INPUT FOR THIS TASK START
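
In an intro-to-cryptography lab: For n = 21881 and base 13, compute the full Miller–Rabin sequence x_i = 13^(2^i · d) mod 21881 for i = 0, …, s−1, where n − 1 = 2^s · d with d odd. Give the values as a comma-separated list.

n − 1 = 21880 = 2^3 · 2735, so s = 3 and d = 2735.
x_0 = 13^2735 mod 21881 = 16091.
x_1 = 16091^2 mod 21881 = 2408.
x_2 = 2408^2 mod 21881 = 21880.

16091, 2408, 21880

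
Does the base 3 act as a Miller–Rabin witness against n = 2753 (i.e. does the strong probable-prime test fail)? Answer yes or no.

no

n − 1 = 2752 = 2^6 · 43, so s = 6 and d = 43.
Repeated squaring mod 2753: 3^1 ≡ 3, 3^2 ≡ 9, 3^4 ≡ 81, 3^8 ≡ 1055, 3^16 ≡ 813, 3^32 ≡ 249.
43 = 32 + 8 + 2 + 1, so 3^43 ≡ 249·1055·9·3 ≡ 1037 (mod 2753).
x_0 = 3^43 mod 2753 = 1037.
x_0 is neither 1 nor 2752, so continue squaring.
x_1 = 1037^2 mod 2753 = 1699.
x_2 = 1699^2 mod 2753 = 1457.
x_3 = 1457^2 mod 2753 = 286.
x_4 = 286^2 mod 2753 = 1959.
x_5 = 1959^2 mod 2753 = 2752.
x_5 ≡ −1, so 3 is not a witness.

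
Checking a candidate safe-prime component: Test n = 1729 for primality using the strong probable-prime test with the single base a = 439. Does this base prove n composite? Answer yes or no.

no

n − 1 = 1728 = 2^6 · 27, so s = 6 and d = 27.
x_0 = 439^27 mod 1729 = 1728.
x_0 = 1728 ≡ −1, so 439 is not a witness.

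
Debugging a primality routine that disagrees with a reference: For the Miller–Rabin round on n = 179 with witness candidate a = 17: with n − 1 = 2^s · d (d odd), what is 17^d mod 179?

1

n − 1 = 178 = 2^1 · 89, so s = 1 and d = 89.
Repeated squaring mod 179: 17^1 ≡ 17, 17^2 ≡ 110, 17^4 ≡ 107, 17^8 ≡ 172, 17^16 ≡ 49, 17^32 ≡ 74, 17^64 ≡ 106.
89 = 64 + 16 + 8 + 1, so 17^89 ≡ 106·49·172·17 ≡ 1 (mod 179).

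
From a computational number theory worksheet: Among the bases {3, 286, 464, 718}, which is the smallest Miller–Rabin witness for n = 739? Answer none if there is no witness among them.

n − 1 = 738 = 2^1 · 369, so s = 1 and d = 369.
Base 3: x_0 = 3^369 mod 739 = 738. x_0 = 738 ≡ −1, so 3 is not a witness.
Base 286: x_0 = 286^369 mod 739 = 1. x_0 = 1, so 286 is not a witness.
Base 464: x_0 = 464^369 mod 739 = 738. x_0 = 738 ≡ −1, so 464 is not a witness.
Base 718: x_0 = 718^369 mod 739 = 738. x_0 = 738 ≡ −1, so 718 is not a witness.
No listed base is a witness for 739.

none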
INPUT FOR THIS TASK END
* WHAT IS NEEDED *
Beginning with the line that holds "Debugging a primality", copy the entries exactly to their last line, and leave out every earlier line.

* ANSWER TO THIS PROBLEM *
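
Debugging a primality routine that disagrees with a reference: For the Miller–Rabin round on n = 179 with witness candidate a = 17: with n − 1 = 2^s · d (d odd), what is 17^d mod 179?

1

n − 1 = 178 = 2^1 · 89, so s = 1 and d = 89.
Repeated squaring mod 179: 17^1 ≡ 17, 17^2 ≡ 110, 17^4 ≡ 107, 17^8 ≡ 172, 17^16 ≡ 49, 17^32 ≡ 74, 17^64 ≡ 106.
89 = 64 + 16 + 8 + 1, so 17^89 ≡ 106·49·172·17 ≡ 1 (mod 179).

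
From a computational number theory worksheet: Among the bases {3, 286, 464, 718}, which is the smallest Miller–Rabin witness for n = 739? Answer none if there is no witness among them.

n − 1 = 738 = 2^1 · 369, so s = 1 and d = 369.
Base 3: x_0 = 3^369 mod 739 = 738. x_0 = 738 ≡ −1, so 3 is not a witness.
Base 286: x_0 = 286^369 mod 739 = 1. x_0 = 1, so 286 is not a witness.
Base 464: x_0 = 464^369 mod 739 = 738. x_0 = 738 ≡ −1, so 464 is not a witness.
Base 718: x_0 = 718^369 mod 739 = 738. x_0 = 738 ≡ −1, so 718 is not a witness.
No listed base is a witness for 739.

none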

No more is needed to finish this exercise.